- _What is required_: All lines below are to be transcribed exactly.

::::

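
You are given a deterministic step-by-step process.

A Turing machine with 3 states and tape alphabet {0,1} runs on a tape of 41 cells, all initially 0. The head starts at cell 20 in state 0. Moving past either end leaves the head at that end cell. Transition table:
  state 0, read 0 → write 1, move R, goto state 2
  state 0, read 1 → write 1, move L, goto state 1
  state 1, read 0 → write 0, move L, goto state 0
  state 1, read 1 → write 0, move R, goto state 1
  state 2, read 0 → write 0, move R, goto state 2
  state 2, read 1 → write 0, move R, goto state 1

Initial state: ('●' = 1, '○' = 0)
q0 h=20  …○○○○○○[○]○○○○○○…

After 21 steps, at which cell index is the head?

40

t=0: q0 h=20  …○○○○○○[○]○○○○○○…
t=1: q2 h=21  …○○○○○●[○]○○○○○○…
t=2: q2 h=22  …○○○○●○[○]○○○○○○…
t=3: q2 h=23  …○○○●○○[○]○○○○○○…
t=4: q2 h=24  …○○●○○○[○]○○○○○○…
t=5: q2 h=25  …○●○○○○[○]○○○○○○…
t=6: q2 h=26  …●○○○○○[○]○○○○○○…
t=7: q2 h=27  …○○○○○○[○]○○○○○○…
t=8: q2 h=28  …○○○○○○[○]○○○○○○…
t=9: q2 h=29  …○○○○○○[○]○○○○○○…
t=10: q2 h=30  …○○○○○○[○]○○○○○○…
t=11: q2 h=31  …○○○○○○[○]○○○○○○…
t=12: q2 h=32  …○○○○○○[○]○○○○○○…
t=13: q2 h=33  …○○○○○○[○]○○○○○○…
t=14: q2 h=34  …○○○○○○[○]○○○○○○|
t=15: q2 h=35  …○○○○○○[○]○○○○○|
t=16: q2 h=36  …○○○○○○[○]○○○○|
t=17: q2 h=37  …○○○○○○[○]○○○|
t=18: q2 h=38  …○○○○○○[○]○○|
t=19: q2 h=39  …○○○○○○[○]○|
t=20: q2 h=40  …○○○○○○[○]|
t=21: q2 h=40  …○○○○○○[○]|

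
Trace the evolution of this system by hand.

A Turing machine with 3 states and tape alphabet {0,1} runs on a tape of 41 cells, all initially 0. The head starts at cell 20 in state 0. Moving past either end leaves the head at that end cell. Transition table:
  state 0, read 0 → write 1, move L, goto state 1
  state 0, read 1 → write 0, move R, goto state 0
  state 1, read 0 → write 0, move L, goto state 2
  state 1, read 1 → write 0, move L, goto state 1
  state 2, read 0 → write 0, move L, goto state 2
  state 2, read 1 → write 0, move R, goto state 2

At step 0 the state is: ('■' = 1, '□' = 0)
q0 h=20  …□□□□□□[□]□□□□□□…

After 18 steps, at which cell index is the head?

k=0  q0 h=20  …□□□□□□[□]□□□□□□…
k=1  q1 h=19  …□□□□□□[□]■□□□□□…
k=2  q2 h=18  …□□□□□□[□]□■□□□□…
k=3  q2 h=17  …□□□□□□[□]□□■□□□…
k=4  q2 h=16  …□□□□□□[□]□□□■□□…
k=5  q2 h=15  …□□□□□□[□]□□□□■□…
k=6  q2 h=14  …□□□□□□[□]□□□□□■…
k=7  q2 h=13  …□□□□□□[□]□□□□□□…
k=8  q2 h=12  …□□□□□□[□]□□□□□□…
k=9  q2 h=11  …□□□□□□[□]□□□□□□…
k=10  q2 h=10  …□□□□□□[□]□□□□□□…
k=11  q2 h= 9  …□□□□□□[□]□□□□□□…
k=12  q2 h= 8  …□□□□□□[□]□□□□□□…
k=13  q2 h= 7  …□□□□□□[□]□□□□□□…
k=14  q2 h= 6  |□□□□□□[□]□□□□□□…
k=15  q2 h= 5  |□□□□□[□]□□□□□□…
k=16  q2 h= 4  |□□□□[□]□□□□□□…
k=17  q2 h= 3  |□□□[□]□□□□□□…
k=18  q2 h= 2  |□□[□]□□□□□□…

2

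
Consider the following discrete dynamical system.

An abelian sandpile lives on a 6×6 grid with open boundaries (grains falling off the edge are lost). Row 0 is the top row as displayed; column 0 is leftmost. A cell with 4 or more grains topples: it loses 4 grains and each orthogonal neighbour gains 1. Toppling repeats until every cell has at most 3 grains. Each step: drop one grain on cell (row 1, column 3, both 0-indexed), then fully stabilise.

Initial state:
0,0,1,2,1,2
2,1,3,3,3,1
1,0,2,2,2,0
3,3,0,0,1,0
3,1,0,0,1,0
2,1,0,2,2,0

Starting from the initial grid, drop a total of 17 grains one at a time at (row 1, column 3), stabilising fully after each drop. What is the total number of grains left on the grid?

t=0: 0,0,1,2,1,2
2,1,3,3,3,1
1,0,2,2,2,0
3,3,0,0,1,0
3,1,0,0,1,0
2,1,0,2,2,0
t=1: 0,0,2,3,2,2
2,2,0,2,0,2
1,0,3,3,3,0
3,3,0,0,1,0
3,1,0,0,1,0
2,1,0,2,2,0
t=2: 0,0,2,3,2,2
2,2,0,3,0,2
1,0,3,3,3,0
3,3,0,0,1,0
3,1,0,0,1,0
2,1,0,2,2,0
t=3: 0,0,3,0,3,2
2,2,2,2,2,2
1,1,0,2,0,1
3,3,1,1,2,0
3,1,0,0,1,0
2,1,0,2,2,0
t=4: 0,0,3,0,3,2
2,2,2,3,2,2
1,1,0,2,0,1
3,3,1,1,2,0
3,1,0,0,1,0
2,1,0,2,2,0
t=5: 0,0,3,1,3,2
2,2,3,0,3,2
1,1,0,3,0,1
3,3,1,1,2,0
3,1,0,0,1,0
2,1,0,2,2,0
t=6: 0,0,3,1,3,2
2,2,3,1,3,2
1,1,0,3,0,1
3,3,1,1,2,0
3,1,0,0,1,0
2,1,0,2,2,0
t=7: 0,0,3,1,3,2
2,2,3,2,3,2
1,1,0,3,0,1
3,3,1,1,2,0
3,1,0,0,1,0
2,1,0,2,2,0
t=8: 0,0,3,1,3,2
2,2,3,3,3,2
1,1,0,3,0,1
3,3,1,1,2,0
3,1,0,0,1,0
2,1,0,2,2,0
t=9: 0,1,1,1,1,3
2,3,2,0,2,3
1,1,2,1,2,1
3,3,1,2,2,0
3,1,0,0,1,0
2,1,0,2,2,0
t=10: 0,1,1,1,1,3
2,3,2,1,2,3
1,1,2,1,2,1
3,3,1,2,2,0
3,1,0,0,1,0
2,1,0,2,2,0
t=11: 0,1,1,1,1,3
2,3,2,2,2,3
1,1,2,1,2,1
3,3,1,2,2,0
3,1,0,0,1,0
2,1,0,2,2,0
t=12: 0,1,1,1,1,3
2,3,2,3,2,3
1,1,2,1,2,1
3,3,1,2,2,0
3,1,0,0,1,0
2,1,0,2,2,0
t=13: 0,1,1,2,1,3
2,3,3,0,3,3
1,1,2,2,2,1
3,3,1,2,2,0
3,1,0,0,1,0
2,1,0,2,2,0
t=14: 0,1,1,2,1,3
2,3,3,1,3,3
1,1,2,2,2,1
3,3,1,2,2,0
3,1,0,0,1,0
2,1,0,2,2,0
t=15: 0,1,1,2,1,3
2,3,3,2,3,3
1,1,2,2,2,1
3,3,1,2,2,0
3,1,0,0,1,0
2,1,0,2,2,0
t=16: 0,1,1,2,1,3
2,3,3,3,3,3
1,1,2,2,2,1
3,3,1,2,2,0
3,1,0,0,1,0
2,1,0,2,2,0
t=17: 0,2,2,3,3,0
3,0,1,2,1,1
1,2,3,3,3,2
3,3,1,2,2,0
3,1,0,0,1,0
2,1,0,2,2,0

55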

::::

- _Answer to the exercise_:
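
You are given a deterministic step-by-step process.

A Turing machine with 3 states and tape alphabet {0,1} runs on a tape of 41 cells, all initially 0. The head starts at cell 20 in state 0. Moving past either end leaves the head at that end cell. Transition table:
  state 0, read 0 → write 1, move R, goto state 2
  state 0, read 1 → write 1, move L, goto state 1
  state 1, read 0 → write 0, move L, goto state 0
  state 1, read 1 → write 0, move R, goto state 1
  state 2, read 0 → write 0, move R, goto state 2
  state 2, read 1 → write 0, move R, goto state 1

Initial state: ('●' = 1, '○' = 0)
q0 h=20  …○○○○○○[○]○○○○○○…

After 21 steps, at which cell index is the head?

40

t=0: q0 h=20  …○○○○○○[○]○○○○○○…
t=1: q2 h=21  …○○○○○●[○]○○○○○○…
t=2: q2 h=22  …○○○○●○[○]○○○○○○…
t=3: q2 h=23  …○○○●○○[○]○○○○○○…
t=4: q2 h=24  …○○●○○○[○]○○○○○○…
t=5: q2 h=25  …○●○○○○[○]○○○○○○…
t=6: q2 h=26  …●○○○○○[○]○○○○○○…
t=7: q2 h=27  …○○○○○○[○]○○○○○○…
t=8: q2 h=28  …○○○○○○[○]○○○○○○…
t=9: q2 h=29  …○○○○○○[○]○○○○○○…
t=10: q2 h=30  …○○○○○○[○]○○○○○○…
t=11: q2 h=31  …○○○○○○[○]○○○○○○…
t=12: q2 h=32  …○○○○○○[○]○○○○○○…
t=13: q2 h=33  …○○○○○○[○]○○○○○○…
t=14: q2 h=34  …○○○○○○[○]○○○○○○|
t=15: q2 h=35  …○○○○○○[○]○○○○○|
t=16: q2 h=36  …○○○○○○[○]○○○○|
t=17: q2 h=37  …○○○○○○[○]○○○|
t=18: q2 h=38  …○○○○○○[○]○○|
t=19: q2 h=39  …○○○○○○[○]○|
t=20: q2 h=40  …○○○○○○[○]|
t=21: q2 h=40  …○○○○○○[○]|

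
Trace the evolution of this system by hand.

A Turing machine with 3 states and tape alphabet {0,1} runs on a tape of 41 cells, all initially 0. The head starts at cell 20 in state 0. Moving past either end leaves the head at that end cell. Transition table:
  state 0, read 0 → write 1, move L, goto state 1
  state 0, read 1 → write 0, move R, goto state 0
  state 1, read 0 → write 0, move L, goto state 2
  state 1, read 1 → write 0, move L, goto state 1
  state 2, read 0 → write 0, move L, goto state 2
  state 2, read 1 → write 0, move R, goto state 2

At step 0 the state is: ('■' = 1, '□' = 0)
q0 h=20  …□□□□□□[□]□□□□□□…

After 18 steps, at which cell index is the head?

k=0  q0 h=20  …□□□□□□[□]□□□□□□…
k=1  q1 h=19  …□□□□□□[□]■□□□□□…
k=2  q2 h=18  …□□□□□□[□]□■□□□□…
k=3  q2 h=17  …□□□□□□[□]□□■□□□…
k=4  q2 h=16  …□□□□□□[□]□□□■□□…
k=5  q2 h=15  …□□□□□□[□]□□□□■□…
k=6  q2 h=14  …□□□□□□[□]□□□□□■…
k=7  q2 h=13  …□□□□□□[□]□□□□□□…
k=8  q2 h=12  …□□□□□□[□]□□□□□□…
k=9  q2 h=11  …□□□□□□[□]□□□□□□…
k=10  q2 h=10  …□□□□□□[□]□□□□□□…
k=11  q2 h= 9  …□□□□□□[□]□□□□□□…
k=12  q2 h= 8  …□□□□□□[□]□□□□□□…
k=13  q2 h= 7  …□□□□□□[□]□□□□□□…
k=14  q2 h= 6  |□□□□□□[□]□□□□□□…
k=15  q2 h= 5  |□□□□□[□]□□□□□□…
k=16  q2 h= 4  |□□□□[□]□□□□□□…
k=17  q2 h= 3  |□□□[□]□□□□□□…
k=18  q2 h= 2  |□□[□]□□□□□□…

2

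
Consider the following discrete dynamical system.

An abelian sandpile lives on a 6×6 grid with open boundaries (grains falling off the edge are lost). Row 0 is the top row as displayed; column 0 is leftmost. A cell with 4 or more grains topples: it loses 4 grains and each orthogonal neighbour gains 1. Toppling repeats until every cell has at most 3 grains. Each step: drop one grain on cell (row 1, column 3, both 0-indexed), then fully stabilise.

Initial state:
0,0,1,2,1,2
2,1,3,3,3,1
1,0,2,2,2,0
3,3,0,0,1,0
3,1,0,0,1,0
2,1,0,2,2,0

Starting from the initial grid, drop a total of 17 grains one at a time at (row 1, column 3), stabilising fully after each drop. What is the total number of grains left on the grid?

t=0: 0,0,1,2,1,2
2,1,3,3,3,1
1,0,2,2,2,0
3,3,0,0,1,0
3,1,0,0,1,0
2,1,0,2,2,0
t=1: 0,0,2,3,2,2
2,2,0,2,0,2
1,0,3,3,3,0
3,3,0,0,1,0
3,1,0,0,1,0
2,1,0,2,2,0
t=2: 0,0,2,3,2,2
2,2,0,3,0,2
1,0,3,3,3,0
3,3,0,0,1,0
3,1,0,0,1,0
2,1,0,2,2,0
t=3: 0,0,3,0,3,2
2,2,2,2,2,2
1,1,0,2,0,1
3,3,1,1,2,0
3,1,0,0,1,0
2,1,0,2,2,0
t=4: 0,0,3,0,3,2
2,2,2,3,2,2
1,1,0,2,0,1
3,3,1,1,2,0
3,1,0,0,1,0
2,1,0,2,2,0
t=5: 0,0,3,1,3,2
2,2,3,0,3,2
1,1,0,3,0,1
3,3,1,1,2,0
3,1,0,0,1,0
2,1,0,2,2,0
t=6: 0,0,3,1,3,2
2,2,3,1,3,2
1,1,0,3,0,1
3,3,1,1,2,0
3,1,0,0,1,0
2,1,0,2,2,0
t=7: 0,0,3,1,3,2
2,2,3,2,3,2
1,1,0,3,0,1
3,3,1,1,2,0
3,1,0,0,1,0
2,1,0,2,2,0
t=8: 0,0,3,1,3,2
2,2,3,3,3,2
1,1,0,3,0,1
3,3,1,1,2,0
3,1,0,0,1,0
2,1,0,2,2,0
t=9: 0,1,1,1,1,3
2,3,2,0,2,3
1,1,2,1,2,1
3,3,1,2,2,0
3,1,0,0,1,0
2,1,0,2,2,0
t=10: 0,1,1,1,1,3
2,3,2,1,2,3
1,1,2,1,2,1
3,3,1,2,2,0
3,1,0,0,1,0
2,1,0,2,2,0
t=11: 0,1,1,1,1,3
2,3,2,2,2,3
1,1,2,1,2,1
3,3,1,2,2,0
3,1,0,0,1,0
2,1,0,2,2,0
t=12: 0,1,1,1,1,3
2,3,2,3,2,3
1,1,2,1,2,1
3,3,1,2,2,0
3,1,0,0,1,0
2,1,0,2,2,0
t=13: 0,1,1,2,1,3
2,3,3,0,3,3
1,1,2,2,2,1
3,3,1,2,2,0
3,1,0,0,1,0
2,1,0,2,2,0
t=14: 0,1,1,2,1,3
2,3,3,1,3,3
1,1,2,2,2,1
3,3,1,2,2,0
3,1,0,0,1,0
2,1,0,2,2,0
t=15: 0,1,1,2,1,3
2,3,3,2,3,3
1,1,2,2,2,1
3,3,1,2,2,0
3,1,0,0,1,0
2,1,0,2,2,0
t=16: 0,1,1,2,1,3
2,3,3,3,3,3
1,1,2,2,2,1
3,3,1,2,2,0
3,1,0,0,1,0
2,1,0,2,2,0
t=17: 0,2,2,3,3,0
3,0,1,2,1,1
1,2,3,3,3,2
3,3,1,2,2,0
3,1,0,0,1,0
2,1,0,2,2,0

55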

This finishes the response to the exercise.